» Aim of the exercise: From the first line to the last, return the data exactly as written.

========================

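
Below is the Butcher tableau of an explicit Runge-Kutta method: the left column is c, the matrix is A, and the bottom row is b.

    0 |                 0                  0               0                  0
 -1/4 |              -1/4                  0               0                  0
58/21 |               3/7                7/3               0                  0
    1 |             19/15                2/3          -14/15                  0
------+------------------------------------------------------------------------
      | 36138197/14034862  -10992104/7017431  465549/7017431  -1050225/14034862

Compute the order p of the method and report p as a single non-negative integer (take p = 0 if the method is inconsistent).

b = (36138197/14034862, -10992104/7017431, 465549/7017431, -1050225/14034862)
c = (0, -1/4, 58/21, 1)
Ac = (0, 0, -7/12, -247/90)
Σ b_i: 36138197/14034862·1 + (-10992104/7017431)·1 + 465549/7017431·1 + (-1050225/14034862)·1 = 1 ✓
b·c: (-10992104/7017431)·(-1/4) + 465549/7017431·58/21 + (-1050225/14034862)·1 = 1/2 ✓
b·c²: (-10992104/7017431)·1/16 + 465549/7017431·3364/441 + (-1050225/14034862)·1 = 1/3 ✓
b·Ac: 465549/7017431·(-7/12) + (-1050225/14034862)·(-247/90) = 1/6 ✓
b·c³: (-10992104/7017431)·(-1/64) + 465549/7017431·195112/9261 + (-1050225/14034862)·1 = 4765263751/3536785224 ≠ 1/4 ⇒ order 3.
b·(c∘Ac): 465549/7017431·(-29/18) + (-1050225/14034862)·(-247/90) = 8293091/84209172 ≠ 1/8
b·Ac²: 465549/7017431·7/48 + (-1050225/14034862)·(-53509/7560) = 1907434169/3536785224 ≠ 1/12
b·A²c: (-1050225/14034862)·49/90 = -3430735/84209172 ≠ 1/24

3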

========================

» Result of this exercise:
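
Below is the Butcher tableau of an explicit Runge-Kutta method: the left column is c, the matrix is A, and the bottom row is b.

    0 |                 0                  0               0                  0
 -1/4 |              -1/4                  0               0                  0
58/21 |               3/7                7/3               0                  0
    1 |             19/15                2/3          -14/15                  0
------+------------------------------------------------------------------------
      | 36138197/14034862  -10992104/7017431  465549/7017431  -1050225/14034862

Compute the order p of the method and report p as a single non-negative integer (take p = 0 if the method is inconsistent).

b = (36138197/14034862, -10992104/7017431, 465549/7017431, -1050225/14034862)
c = (0, -1/4, 58/21, 1)
Ac = (0, 0, -7/12, -247/90)
Σ b_i: 36138197/14034862·1 + (-10992104/7017431)·1 + 465549/7017431·1 + (-1050225/14034862)·1 = 1 ✓
b·c: (-10992104/7017431)·(-1/4) + 465549/7017431·58/21 + (-1050225/14034862)·1 = 1/2 ✓
b·c²: (-10992104/7017431)·1/16 + 465549/7017431·3364/441 + (-1050225/14034862)·1 = 1/3 ✓
b·Ac: 465549/7017431·(-7/12) + (-1050225/14034862)·(-247/90) = 1/6 ✓
b·c³: (-10992104/7017431)·(-1/64) + 465549/7017431·195112/9261 + (-1050225/14034862)·1 = 4765263751/3536785224 ≠ 1/4 ⇒ order 3.
b·(c∘Ac): 465549/7017431·(-29/18) + (-1050225/14034862)·(-247/90) = 8293091/84209172 ≠ 1/8
b·Ac²: 465549/7017431·7/48 + (-1050225/14034862)·(-53509/7560) = 1907434169/3536785224 ≠ 1/12
b·A²c: (-1050225/14034862)·49/90 = -3430735/84209172 ≠ 1/24

3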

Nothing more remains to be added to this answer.